Even the shortest line counts, so transcribe all the data exactly.
++++ PROVIDED INFORMATION
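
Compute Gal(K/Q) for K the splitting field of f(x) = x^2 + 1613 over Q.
Gal(K/Q) = Z/2Z (cyclic of order 2)

x^2 + 1613 is irreducible over Q since -1613 is not a rational square. The splitting field Q(sqrt(-1613)) has degree 2 over Q, and its unique nontrivial automorphism is sqrt(-1613) ↦ -sqrt(-1613). Hence Gal(Q(sqrt(-1613))/Q) = Z/2Z.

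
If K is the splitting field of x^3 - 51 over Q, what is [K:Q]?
[K:Q] = 6

x^3 - 51 has one real root r = 51^(1/3) and two complex roots r*zeta_3, r*zeta_3^2 where zeta_3 = e^(2*pi*i/3). The splitting field is Q(r, zeta_3). [Q(r):Q] = 3 and [Q(zeta_3):Q] = 2 with gcd = 1, so [Q(r, zeta_3):Q] = 3 * 2 = 6.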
++++++++
- _SOLVED PROBLEM_:
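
Compute Gal(K/Q) for K the splitting field of f(x) = x^2 + 1613 over Q.
Gal(K/Q) = Z/2Z (cyclic of order 2)

x^2 + 1613 is irreducible over Q since -1613 is not a rational square. The splitting field Q(sqrt(-1613)) has degree 2 over Q, and its unique nontrivial automorphism is sqrt(-1613) ↦ -sqrt(-1613). Hence Gal(Q(sqrt(-1613))/Q) = Z/2Z.

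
If K is the splitting field of x^3 - 51 over Q, what is [K:Q]?
[K:Q] = 6

x^3 - 51 has one real root r = 51^(1/3) and two complex roots r*zeta_3, r*zeta_3^2 where zeta_3 = e^(2*pi*i/3). The splitting field is Q(r, zeta_3). [Q(r):Q] = 3 and [Q(zeta_3):Q] = 2 with gcd = 1, so [Q(r, zeta_3):Q] = 3 * 2 = 6.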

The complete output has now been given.